** Opening Material supplied block **

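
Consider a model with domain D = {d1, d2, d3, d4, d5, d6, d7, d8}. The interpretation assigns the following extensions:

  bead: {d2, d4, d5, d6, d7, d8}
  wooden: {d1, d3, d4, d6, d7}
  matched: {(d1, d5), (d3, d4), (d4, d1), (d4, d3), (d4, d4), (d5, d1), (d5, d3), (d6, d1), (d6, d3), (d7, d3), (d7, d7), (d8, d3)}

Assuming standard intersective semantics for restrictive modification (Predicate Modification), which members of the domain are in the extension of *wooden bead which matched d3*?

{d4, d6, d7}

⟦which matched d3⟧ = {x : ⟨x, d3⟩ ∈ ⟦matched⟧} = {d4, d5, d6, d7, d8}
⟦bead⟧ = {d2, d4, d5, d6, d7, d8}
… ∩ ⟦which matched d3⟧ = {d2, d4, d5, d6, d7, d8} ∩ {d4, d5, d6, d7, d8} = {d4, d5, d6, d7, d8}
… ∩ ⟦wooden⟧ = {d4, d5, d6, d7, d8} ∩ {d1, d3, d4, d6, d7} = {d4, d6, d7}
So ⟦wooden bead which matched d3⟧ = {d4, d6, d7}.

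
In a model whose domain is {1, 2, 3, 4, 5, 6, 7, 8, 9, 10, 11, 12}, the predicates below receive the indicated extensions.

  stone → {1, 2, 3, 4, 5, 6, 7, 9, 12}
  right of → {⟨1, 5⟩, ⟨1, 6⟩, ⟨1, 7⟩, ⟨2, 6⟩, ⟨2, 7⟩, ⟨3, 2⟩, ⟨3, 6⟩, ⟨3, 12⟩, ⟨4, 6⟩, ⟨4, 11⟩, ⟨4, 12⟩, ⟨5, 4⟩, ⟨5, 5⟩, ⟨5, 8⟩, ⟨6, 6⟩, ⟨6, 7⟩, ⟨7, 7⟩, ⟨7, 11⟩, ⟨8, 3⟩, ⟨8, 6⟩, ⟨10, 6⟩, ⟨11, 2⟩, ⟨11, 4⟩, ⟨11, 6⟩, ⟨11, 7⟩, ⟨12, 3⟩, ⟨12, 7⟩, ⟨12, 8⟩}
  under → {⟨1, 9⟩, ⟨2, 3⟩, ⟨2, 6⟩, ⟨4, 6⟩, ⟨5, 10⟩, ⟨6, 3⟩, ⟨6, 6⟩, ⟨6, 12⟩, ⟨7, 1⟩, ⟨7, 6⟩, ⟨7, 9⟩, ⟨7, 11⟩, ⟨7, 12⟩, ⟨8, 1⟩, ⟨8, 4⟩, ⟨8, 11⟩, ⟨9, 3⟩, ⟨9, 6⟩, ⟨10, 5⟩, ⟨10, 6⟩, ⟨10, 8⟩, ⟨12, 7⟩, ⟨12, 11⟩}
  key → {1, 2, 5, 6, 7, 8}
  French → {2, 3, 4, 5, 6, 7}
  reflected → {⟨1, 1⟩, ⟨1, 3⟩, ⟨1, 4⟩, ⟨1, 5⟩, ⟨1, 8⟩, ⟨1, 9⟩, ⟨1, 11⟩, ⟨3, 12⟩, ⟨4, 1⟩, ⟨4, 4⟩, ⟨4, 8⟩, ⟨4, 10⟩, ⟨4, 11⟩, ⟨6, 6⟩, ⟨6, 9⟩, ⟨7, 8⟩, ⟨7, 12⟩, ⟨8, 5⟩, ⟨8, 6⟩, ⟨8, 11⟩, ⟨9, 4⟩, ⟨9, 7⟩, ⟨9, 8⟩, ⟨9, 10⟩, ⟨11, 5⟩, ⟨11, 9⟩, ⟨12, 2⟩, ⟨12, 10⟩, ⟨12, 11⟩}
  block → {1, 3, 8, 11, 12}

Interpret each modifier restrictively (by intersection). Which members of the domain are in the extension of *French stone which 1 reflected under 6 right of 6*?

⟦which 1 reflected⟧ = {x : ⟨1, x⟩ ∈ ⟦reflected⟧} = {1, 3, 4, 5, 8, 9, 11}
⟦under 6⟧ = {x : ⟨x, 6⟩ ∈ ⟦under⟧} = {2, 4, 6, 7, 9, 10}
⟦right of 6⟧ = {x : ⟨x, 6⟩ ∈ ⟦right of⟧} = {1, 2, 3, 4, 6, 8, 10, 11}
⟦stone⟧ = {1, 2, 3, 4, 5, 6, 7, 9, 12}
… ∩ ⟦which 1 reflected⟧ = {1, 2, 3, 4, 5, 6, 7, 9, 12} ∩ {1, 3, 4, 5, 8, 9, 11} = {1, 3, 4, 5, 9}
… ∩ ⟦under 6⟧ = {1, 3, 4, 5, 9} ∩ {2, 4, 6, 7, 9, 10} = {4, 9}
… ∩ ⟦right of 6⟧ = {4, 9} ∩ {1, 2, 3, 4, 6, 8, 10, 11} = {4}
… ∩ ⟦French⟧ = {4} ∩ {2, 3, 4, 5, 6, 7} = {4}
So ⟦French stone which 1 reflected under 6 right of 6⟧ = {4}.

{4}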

** Closing Material supplied block **
** Opening Material supplied block **

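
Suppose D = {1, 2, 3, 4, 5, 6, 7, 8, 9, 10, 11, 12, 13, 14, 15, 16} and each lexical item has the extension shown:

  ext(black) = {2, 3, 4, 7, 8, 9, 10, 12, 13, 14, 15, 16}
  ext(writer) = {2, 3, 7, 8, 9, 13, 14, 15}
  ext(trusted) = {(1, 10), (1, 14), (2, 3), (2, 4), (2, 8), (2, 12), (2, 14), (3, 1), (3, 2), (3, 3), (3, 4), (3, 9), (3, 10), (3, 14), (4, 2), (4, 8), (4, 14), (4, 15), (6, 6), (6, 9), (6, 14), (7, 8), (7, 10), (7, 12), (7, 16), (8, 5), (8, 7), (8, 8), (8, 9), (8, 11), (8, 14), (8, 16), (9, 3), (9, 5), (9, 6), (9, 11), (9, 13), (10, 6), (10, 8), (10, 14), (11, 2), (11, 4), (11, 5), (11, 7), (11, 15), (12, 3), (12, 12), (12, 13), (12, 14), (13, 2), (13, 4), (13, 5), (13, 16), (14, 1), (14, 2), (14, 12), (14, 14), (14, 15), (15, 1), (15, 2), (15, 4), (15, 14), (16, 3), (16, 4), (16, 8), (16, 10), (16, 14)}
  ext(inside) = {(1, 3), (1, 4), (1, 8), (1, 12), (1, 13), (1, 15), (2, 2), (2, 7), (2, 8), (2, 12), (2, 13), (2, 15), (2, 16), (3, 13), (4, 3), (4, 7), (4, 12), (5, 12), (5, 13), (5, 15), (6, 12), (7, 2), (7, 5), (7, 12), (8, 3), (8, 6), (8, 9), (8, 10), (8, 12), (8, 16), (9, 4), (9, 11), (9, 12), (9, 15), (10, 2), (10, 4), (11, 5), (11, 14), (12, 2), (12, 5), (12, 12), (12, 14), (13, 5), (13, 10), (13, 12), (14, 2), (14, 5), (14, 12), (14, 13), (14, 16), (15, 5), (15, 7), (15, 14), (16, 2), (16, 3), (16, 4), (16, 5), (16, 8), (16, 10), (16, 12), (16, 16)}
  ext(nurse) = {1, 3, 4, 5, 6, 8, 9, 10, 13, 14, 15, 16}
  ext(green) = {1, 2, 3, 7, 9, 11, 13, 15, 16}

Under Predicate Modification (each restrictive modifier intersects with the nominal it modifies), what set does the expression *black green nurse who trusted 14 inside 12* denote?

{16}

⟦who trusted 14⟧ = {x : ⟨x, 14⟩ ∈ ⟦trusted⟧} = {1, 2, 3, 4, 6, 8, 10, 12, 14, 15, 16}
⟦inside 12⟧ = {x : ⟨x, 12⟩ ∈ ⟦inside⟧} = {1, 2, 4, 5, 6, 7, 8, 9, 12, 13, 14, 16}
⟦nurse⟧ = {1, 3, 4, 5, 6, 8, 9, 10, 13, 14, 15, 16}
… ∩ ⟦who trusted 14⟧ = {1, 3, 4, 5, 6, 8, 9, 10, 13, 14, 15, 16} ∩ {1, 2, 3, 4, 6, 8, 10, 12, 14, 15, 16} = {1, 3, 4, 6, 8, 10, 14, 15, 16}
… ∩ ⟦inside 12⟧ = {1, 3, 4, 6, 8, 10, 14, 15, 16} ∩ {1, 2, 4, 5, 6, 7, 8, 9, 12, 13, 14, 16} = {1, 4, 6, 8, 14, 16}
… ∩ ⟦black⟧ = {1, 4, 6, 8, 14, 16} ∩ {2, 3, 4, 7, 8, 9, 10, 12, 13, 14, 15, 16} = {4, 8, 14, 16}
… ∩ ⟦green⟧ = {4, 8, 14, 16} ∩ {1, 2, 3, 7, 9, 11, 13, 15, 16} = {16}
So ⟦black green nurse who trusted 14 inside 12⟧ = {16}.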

** Closing Material supplied block **
** Opening Material supplied block **

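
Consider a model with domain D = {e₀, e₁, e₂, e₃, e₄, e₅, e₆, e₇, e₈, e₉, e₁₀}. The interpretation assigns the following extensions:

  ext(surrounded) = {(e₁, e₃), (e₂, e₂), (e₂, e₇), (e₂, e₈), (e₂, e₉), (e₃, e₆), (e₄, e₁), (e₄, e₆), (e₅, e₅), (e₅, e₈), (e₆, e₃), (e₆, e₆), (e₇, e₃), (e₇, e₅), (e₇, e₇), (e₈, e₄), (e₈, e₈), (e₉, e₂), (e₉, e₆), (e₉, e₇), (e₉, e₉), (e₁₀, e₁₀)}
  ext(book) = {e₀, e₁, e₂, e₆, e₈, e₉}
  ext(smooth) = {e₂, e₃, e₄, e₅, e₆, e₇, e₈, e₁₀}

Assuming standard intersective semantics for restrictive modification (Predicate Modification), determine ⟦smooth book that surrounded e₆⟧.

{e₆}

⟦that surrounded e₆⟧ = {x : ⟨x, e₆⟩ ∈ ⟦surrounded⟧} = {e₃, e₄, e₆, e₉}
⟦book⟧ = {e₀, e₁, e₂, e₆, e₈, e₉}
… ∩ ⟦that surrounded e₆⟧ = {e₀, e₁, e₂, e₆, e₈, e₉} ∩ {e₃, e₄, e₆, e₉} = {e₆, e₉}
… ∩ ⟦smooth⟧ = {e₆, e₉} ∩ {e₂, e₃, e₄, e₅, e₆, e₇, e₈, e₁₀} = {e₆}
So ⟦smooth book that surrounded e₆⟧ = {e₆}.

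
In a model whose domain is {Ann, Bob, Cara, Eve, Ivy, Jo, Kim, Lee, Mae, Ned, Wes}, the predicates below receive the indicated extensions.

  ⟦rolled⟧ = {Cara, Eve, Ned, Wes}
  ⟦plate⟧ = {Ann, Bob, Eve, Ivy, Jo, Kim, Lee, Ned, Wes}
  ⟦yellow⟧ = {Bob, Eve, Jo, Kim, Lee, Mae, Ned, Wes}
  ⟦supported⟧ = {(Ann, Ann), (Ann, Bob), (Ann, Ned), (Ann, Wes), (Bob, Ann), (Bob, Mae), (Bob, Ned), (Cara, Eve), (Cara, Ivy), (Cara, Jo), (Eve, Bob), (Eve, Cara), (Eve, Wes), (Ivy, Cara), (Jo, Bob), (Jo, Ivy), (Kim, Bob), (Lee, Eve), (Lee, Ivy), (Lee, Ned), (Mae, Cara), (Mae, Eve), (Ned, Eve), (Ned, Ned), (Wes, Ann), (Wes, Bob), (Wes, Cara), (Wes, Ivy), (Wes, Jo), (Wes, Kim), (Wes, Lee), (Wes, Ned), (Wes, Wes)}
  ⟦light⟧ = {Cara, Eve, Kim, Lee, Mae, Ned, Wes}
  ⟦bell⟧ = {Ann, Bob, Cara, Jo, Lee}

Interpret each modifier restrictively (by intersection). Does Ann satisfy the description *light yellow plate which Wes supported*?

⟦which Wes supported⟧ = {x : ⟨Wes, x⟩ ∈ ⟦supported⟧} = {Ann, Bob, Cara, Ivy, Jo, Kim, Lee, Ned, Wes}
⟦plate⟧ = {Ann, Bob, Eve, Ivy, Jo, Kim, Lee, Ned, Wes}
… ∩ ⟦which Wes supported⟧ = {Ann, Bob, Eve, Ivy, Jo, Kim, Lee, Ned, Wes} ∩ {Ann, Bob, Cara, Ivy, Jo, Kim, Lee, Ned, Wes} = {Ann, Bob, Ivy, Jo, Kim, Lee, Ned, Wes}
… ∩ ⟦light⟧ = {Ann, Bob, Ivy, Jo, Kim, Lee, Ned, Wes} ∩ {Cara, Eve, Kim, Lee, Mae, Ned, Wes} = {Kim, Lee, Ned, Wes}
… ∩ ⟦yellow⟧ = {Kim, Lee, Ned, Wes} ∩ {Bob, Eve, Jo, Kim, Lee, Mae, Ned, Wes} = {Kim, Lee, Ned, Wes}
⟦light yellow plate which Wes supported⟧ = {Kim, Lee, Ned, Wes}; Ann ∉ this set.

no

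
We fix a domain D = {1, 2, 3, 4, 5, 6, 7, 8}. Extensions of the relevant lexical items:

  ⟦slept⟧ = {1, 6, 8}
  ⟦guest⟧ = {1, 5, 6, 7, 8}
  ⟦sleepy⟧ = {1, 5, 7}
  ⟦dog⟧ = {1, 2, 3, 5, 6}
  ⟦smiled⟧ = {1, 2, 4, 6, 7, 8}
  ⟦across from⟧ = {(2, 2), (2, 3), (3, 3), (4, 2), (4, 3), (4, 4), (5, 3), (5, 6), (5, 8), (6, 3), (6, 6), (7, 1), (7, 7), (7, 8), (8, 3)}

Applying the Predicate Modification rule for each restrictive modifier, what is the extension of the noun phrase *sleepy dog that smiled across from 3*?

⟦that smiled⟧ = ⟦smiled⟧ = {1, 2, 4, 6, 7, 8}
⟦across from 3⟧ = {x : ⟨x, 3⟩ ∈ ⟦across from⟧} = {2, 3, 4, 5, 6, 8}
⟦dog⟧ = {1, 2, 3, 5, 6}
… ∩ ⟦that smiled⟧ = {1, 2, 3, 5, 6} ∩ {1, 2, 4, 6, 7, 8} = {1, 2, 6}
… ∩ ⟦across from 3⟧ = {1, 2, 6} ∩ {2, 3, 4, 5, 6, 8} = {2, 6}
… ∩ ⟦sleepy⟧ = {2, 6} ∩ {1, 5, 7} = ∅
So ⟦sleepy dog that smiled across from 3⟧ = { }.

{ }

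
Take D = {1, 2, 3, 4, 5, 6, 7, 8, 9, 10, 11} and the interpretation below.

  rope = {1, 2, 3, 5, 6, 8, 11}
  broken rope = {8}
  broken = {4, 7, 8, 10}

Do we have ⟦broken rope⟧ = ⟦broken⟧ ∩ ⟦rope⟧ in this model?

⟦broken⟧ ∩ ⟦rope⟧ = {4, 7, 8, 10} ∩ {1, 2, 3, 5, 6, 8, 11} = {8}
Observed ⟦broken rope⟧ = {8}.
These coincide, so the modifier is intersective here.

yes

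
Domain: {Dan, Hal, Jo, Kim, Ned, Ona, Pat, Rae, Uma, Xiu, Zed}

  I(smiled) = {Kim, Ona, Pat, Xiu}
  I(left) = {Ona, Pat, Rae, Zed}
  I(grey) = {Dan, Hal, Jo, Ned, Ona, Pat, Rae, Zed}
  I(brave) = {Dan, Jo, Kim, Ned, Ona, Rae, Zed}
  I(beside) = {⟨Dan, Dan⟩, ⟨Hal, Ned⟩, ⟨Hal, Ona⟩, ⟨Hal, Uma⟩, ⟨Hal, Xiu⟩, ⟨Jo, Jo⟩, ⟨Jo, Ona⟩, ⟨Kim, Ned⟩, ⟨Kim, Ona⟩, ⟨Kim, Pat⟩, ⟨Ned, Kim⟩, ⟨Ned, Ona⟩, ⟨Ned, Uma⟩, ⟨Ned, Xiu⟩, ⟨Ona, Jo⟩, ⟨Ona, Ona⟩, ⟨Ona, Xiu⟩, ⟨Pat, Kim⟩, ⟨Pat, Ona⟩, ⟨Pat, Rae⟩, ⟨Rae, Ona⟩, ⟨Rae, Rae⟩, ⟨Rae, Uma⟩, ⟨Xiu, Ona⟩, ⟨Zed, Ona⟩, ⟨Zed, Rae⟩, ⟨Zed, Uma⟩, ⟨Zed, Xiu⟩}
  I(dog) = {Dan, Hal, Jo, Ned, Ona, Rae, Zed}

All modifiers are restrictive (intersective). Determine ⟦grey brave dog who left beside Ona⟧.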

** Closing Material supplied block **

_Action item_
Find every line in the records above that holds the word "whose", and copy each one.

_Completed task_
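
In a model whose domain is {1, 2, 3, 4, 5, 6, 7, 8, 9, 10, 11, 12}, the predicates below receive the indicated extensions.
In a model whose domain is {Ann, Bob, Cara, Eve, Ivy, Jo, Kim, Lee, Mae, Ned, Wes}, the predicates below receive the indicated extensions.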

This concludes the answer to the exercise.